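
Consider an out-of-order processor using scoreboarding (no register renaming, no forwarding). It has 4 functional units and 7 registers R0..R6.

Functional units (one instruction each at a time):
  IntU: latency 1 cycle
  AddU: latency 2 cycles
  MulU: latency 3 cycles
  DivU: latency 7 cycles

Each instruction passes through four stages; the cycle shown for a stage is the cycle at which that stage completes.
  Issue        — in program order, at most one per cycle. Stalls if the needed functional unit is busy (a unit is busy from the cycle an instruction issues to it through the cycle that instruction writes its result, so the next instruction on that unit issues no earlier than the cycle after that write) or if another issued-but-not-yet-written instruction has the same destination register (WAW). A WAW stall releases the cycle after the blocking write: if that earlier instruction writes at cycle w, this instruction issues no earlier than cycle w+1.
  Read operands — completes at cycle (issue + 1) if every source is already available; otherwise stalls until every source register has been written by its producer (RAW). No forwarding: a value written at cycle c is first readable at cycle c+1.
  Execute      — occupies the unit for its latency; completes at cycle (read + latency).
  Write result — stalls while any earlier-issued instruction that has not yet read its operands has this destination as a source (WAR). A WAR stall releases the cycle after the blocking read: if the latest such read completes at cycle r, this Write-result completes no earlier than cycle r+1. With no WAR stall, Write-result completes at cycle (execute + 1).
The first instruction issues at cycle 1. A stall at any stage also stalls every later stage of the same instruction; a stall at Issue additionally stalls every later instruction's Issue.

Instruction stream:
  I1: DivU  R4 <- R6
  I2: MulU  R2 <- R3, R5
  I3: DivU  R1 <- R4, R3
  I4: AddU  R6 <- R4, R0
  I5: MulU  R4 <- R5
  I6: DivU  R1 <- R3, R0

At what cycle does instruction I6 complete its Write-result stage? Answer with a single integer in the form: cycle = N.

cycle = 30

I1: IS=1 RO=2 EX=9 WR=10
I2: IS=2 RO=3 EX=6 WR=7
I3: IS=11 RO=12 EX=19 WR=20  [struct: DivU busy until I1 writes@10]
I4: IS=12 RO=13 EX=15 WR=16
I5: IS=13 RO=14 EX=17 WR=18
I6: IS=21 RO=22 EX=29 WR=30  [struct: DivU busy until I3 writes@20]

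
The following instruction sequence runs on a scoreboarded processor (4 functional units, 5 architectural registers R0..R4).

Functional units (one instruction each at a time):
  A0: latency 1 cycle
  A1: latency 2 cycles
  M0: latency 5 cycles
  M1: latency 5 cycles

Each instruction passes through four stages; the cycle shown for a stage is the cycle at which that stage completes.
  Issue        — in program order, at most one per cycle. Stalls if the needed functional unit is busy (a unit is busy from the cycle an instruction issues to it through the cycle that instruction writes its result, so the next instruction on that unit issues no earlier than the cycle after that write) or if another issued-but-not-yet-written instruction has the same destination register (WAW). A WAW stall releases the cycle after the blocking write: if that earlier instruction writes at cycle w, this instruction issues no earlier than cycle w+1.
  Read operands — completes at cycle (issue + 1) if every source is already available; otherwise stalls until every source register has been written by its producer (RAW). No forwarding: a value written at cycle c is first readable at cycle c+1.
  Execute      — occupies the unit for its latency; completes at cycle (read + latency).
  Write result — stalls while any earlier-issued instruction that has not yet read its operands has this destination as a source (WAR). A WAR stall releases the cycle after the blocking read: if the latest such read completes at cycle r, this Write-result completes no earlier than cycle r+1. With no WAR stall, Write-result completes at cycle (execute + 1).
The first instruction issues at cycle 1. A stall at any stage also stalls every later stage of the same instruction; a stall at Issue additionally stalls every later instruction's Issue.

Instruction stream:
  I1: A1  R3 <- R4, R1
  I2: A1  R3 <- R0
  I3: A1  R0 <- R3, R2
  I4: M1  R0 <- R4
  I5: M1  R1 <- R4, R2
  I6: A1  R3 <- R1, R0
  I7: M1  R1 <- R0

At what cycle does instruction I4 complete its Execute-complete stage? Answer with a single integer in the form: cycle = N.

  I1 | 1 | 2 | 4 | 5
  I2 | 6 | 7 | 9 | 10   struct: A1 busy until I1 writes@5
  I3 | 11 | 12 | 14 | 15   struct: A1 busy until I2 writes@10
  I4 | 16 | 17 | 22 | 23   WAW R0: wait I3 write@15
  I5 | 24 | 25 | 30 | 31   struct: M1 busy until I4 writes@23
  I6 | 25 | 32 | 34 | 35   RAW R1: wait I5 write@31
  I7 | 32 | 33 | 38 | 39   struct: M1 busy until I5 writes@31

cycle = 22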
::::
> Work task: Retype all of the listing exactly, leaving out no line.

> Problem solution:
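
Consider an out-of-order processor using scoreboarding (no register renaming, no forwarding). It has 4 functional units and 7 registers R0..R6.

Functional units (one instruction each at a time):
  IntU: latency 1 cycle
  AddU: latency 2 cycles
  MulU: latency 3 cycles
  DivU: latency 7 cycles

Each instruction passes through four stages; the cycle shown for a stage is the cycle at which that stage completes.
  Issue        — in program order, at most one per cycle. Stalls if the needed functional unit is busy (a unit is busy from the cycle an instruction issues to it through the cycle that instruction writes its result, so the next instruction on that unit issues no earlier than the cycle after that write) or if another issued-but-not-yet-written instruction has the same destination register (WAW). A WAW stall releases the cycle after the blocking write: if that earlier instruction writes at cycle w, this instruction issues no earlier than cycle w+1.
  Read operands — completes at cycle (issue + 1) if every source is already available; otherwise stalls until every source register has been written by its producer (RAW). No forwarding: a value written at cycle c is first readable at cycle c+1.
  Execute      — occupies the unit for its latency; completes at cycle (read + latency).
  Write result — stalls while any earlier-issued instruction that has not yet read its operands has this destination as a source (WAR). A WAR stall releases the cycle after the blocking read: if the latest such read completes at cycle r, this Write-result completes no earlier than cycle r+1. With no WAR stall, Write-result completes at cycle (execute + 1).
The first instruction issues at cycle 1. A stall at any stage also stalls every later stage of the same instruction; a stall at Issue additionally stalls every later instruction's Issue.

Instruction stream:
  I1: DivU  R4 <- R6
  I2: MulU  R2 <- R3, R5
  I3: DivU  R1 <- R4, R3
  I4: AddU  R6 <- R4, R0
  I5: MulU  R4 <- R5
  I6: DivU  R1 <- R3, R0

At what cycle does instruction I6 complete its Write-result stage? Answer with a single integer in the form: cycle = N.

cycle = 30

I1: IS=1 RO=2 EX=9 WR=10
I2: IS=2 RO=3 EX=6 WR=7
I3: IS=11 RO=12 EX=19 WR=20  [struct: DivU busy until I1 writes@10]
I4: IS=12 RO=13 EX=15 WR=16
I5: IS=13 RO=14 EX=17 WR=18
I6: IS=21 RO=22 EX=29 WR=30  [struct: DivU busy until I3 writes@20]

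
The following instruction sequence runs on a scoreboarded processor (4 functional units, 5 architectural registers R0..R4).

Functional units (one instruction each at a time):
  A0: latency 1 cycle
  A1: latency 2 cycles
  M0: latency 5 cycles
  M1: latency 5 cycles

Each instruction passes through four stages; the cycle shown for a stage is the cycle at which that stage completes.
  Issue        — in program order, at most one per cycle. Stalls if the needed functional unit is busy (a unit is busy from the cycle an instruction issues to it through the cycle that instruction writes its result, so the next instruction on that unit issues no earlier than the cycle after that write) or if another issued-but-not-yet-written instruction has the same destination register (WAW). A WAW stall releases the cycle after the blocking write: if that earlier instruction writes at cycle w, this instruction issues no earlier than cycle w+1.
  Read operands — completes at cycle (issue + 1) if every source is already available; otherwise stalls until every source register has been written by its producer (RAW). No forwarding: a value written at cycle c is first readable at cycle c+1.
  Execute      — occupies the unit for its latency; completes at cycle (read + latency).
  Write result — stalls while any earlier-issued instruction that has not yet read its operands has this destination as a source (WAR). A WAR stall releases the cycle after the blocking read: if the latest such read completes at cycle r, this Write-result completes no earlier than cycle r+1. With no WAR stall, Write-result completes at cycle (execute + 1).
The first instruction issues at cycle 1. A stall at any stage also stalls every later stage of the same instruction; a stall at Issue additionally stalls every later instruction's Issue.

Instruction stream:
  I1: A1  R3 <- R4, R1
  I2: A1  R3 <- R0
  I3: A1  R0 <- R3, R2
  I4: M1  R0 <- R4
  I5: M1  R1 <- R4, R2
  I6: A1  R3 <- R1, R0
  I7: M1  R1 <- R0

At what cycle does instruction I4 complete its Execute-complete stage? Answer with a single integer in the form: cycle = N.

  I1 | 1 | 2 | 4 | 5
  I2 | 6 | 7 | 9 | 10   struct: A1 busy until I1 writes@5
  I3 | 11 | 12 | 14 | 15   struct: A1 busy until I2 writes@10
  I4 | 16 | 17 | 22 | 23   WAW R0: wait I3 write@15
  I5 | 24 | 25 | 30 | 31   struct: M1 busy until I4 writes@23
  I6 | 25 | 32 | 34 | 35   RAW R1: wait I5 write@31
  I7 | 32 | 33 | 38 | 39   struct: M1 busy until I5 writes@31

cycle = 22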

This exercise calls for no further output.